» **DATA EXCERPTS**
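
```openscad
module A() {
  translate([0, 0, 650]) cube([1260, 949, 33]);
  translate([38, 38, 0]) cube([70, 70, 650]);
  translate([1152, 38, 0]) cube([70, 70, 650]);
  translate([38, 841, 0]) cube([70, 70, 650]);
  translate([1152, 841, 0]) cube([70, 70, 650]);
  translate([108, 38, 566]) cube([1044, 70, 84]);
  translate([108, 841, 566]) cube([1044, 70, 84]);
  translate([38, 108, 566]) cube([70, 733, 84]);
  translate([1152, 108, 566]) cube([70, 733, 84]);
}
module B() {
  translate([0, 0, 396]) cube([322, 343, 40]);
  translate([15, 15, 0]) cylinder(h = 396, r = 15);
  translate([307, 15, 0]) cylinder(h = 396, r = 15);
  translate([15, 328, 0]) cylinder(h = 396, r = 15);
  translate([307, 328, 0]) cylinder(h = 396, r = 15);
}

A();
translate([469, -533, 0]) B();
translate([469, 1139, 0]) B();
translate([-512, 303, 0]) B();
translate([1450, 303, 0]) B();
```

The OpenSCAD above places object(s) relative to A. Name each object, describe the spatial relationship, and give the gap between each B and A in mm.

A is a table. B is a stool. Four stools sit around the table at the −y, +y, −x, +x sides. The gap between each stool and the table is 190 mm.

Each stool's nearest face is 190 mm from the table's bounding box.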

» **WHAT YOU WILL DO**
For every line in the material above, note whether the word "cylinder" appears, then state the number of lines where it does and nothing else.

» **RESPONSE BELOW**
4